• Dataset records:
==================================================

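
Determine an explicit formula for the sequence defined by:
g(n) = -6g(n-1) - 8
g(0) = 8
First-order linear non-homogeneous.
Homogeneous solution: g_h(n) = A·(-6)^n.
Try constant particular solution g_p = K: K = -6K - 8 ⇒ K = - \frac{8}{7}.
General: g(n) = A·(-6)^n - \frac{8}{7}.
Apply g(0) = 8: A - \frac{8}{7} = 8 ⇒ A = \frac{64}{7}.
So g(n) = \frac{64 \left(-6\right)^{n}}{7} - \frac{8}{7}.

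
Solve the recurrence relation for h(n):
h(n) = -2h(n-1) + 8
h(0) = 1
First-order linear non-homogeneous.
Homogeneous solution: h_h(n) = A·(-2)^n.
Try constant particular solution h_p = K: K = -2K + 8 ⇒ K = \frac{8}{3}.
General: h(n) = A·(-2)^n + \frac{8}{3}.
Apply h(0) = 1: A + \frac{8}{3} = 1 ⇒ A = - \frac{5}{3}.
So h(n) = \frac{8}{3} - \frac{5 \left(-2\right)^{n}}{3}.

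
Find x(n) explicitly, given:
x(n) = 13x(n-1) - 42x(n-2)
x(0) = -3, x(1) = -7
Characteristic equation: x² - 13x + 42 = 0, which factors as (x - (6))(x - (7)) = 0.
Roots r₁ = 6, r₂ = 7 (distinct).
General solution: x(n) = A·(6)^n + B·(7)^n.
From x(0) = -3: A + B = -3.
From x(1) = -7: 6A + 7B = -7.
Solving: A = -14, B = 11.
So x(n) = - 14 \cdot 6^{n} + 11 \cdot 7^{n}.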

==================================================

• Aim of the exercise:
Each record above needs to be reproduced exactly as written.

• Answer section:
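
Determine an explicit formula for the sequence defined by:
g(n) = -6g(n-1) - 8
g(0) = 8
First-order linear non-homogeneous.
Homogeneous solution: g_h(n) = A·(-6)^n.
Try constant particular solution g_p = K: K = -6K - 8 ⇒ K = - \frac{8}{7}.
General: g(n) = A·(-6)^n - \frac{8}{7}.
Apply g(0) = 8: A - \frac{8}{7} = 8 ⇒ A = \frac{64}{7}.
So g(n) = \frac{64 \left(-6\right)^{n}}{7} - \frac{8}{7}.

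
Solve the recurrence relation for h(n):
h(n) = -2h(n-1) + 8
h(0) = 1
First-order linear non-homogeneous.
Homogeneous solution: h_h(n) = A·(-2)^n.
Try constant particular solution h_p = K: K = -2K + 8 ⇒ K = \frac{8}{3}.
General: h(n) = A·(-2)^n + \frac{8}{3}.
Apply h(0) = 1: A + \frac{8}{3} = 1 ⇒ A = - \frac{5}{3}.
So h(n) = \frac{8}{3} - \frac{5 \left(-2\right)^{n}}{3}.

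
Find x(n) explicitly, given:
x(n) = 13x(n-1) - 42x(n-2)
x(0) = -3, x(1) = -7
Characteristic equation: x² - 13x + 42 = 0, which factors as (x - (6))(x - (7)) = 0.
Roots r₁ = 6, r₂ = 7 (distinct).
General solution: x(n) = A·(6)^n + B·(7)^n.
From x(0) = -3: A + B = -3.
From x(1) = -7: 6A + 7B = -7.
Solving: A = -14, B = 11.
So x(n) = - 14 \cdot 6^{n} + 11 \cdot 7^{n}.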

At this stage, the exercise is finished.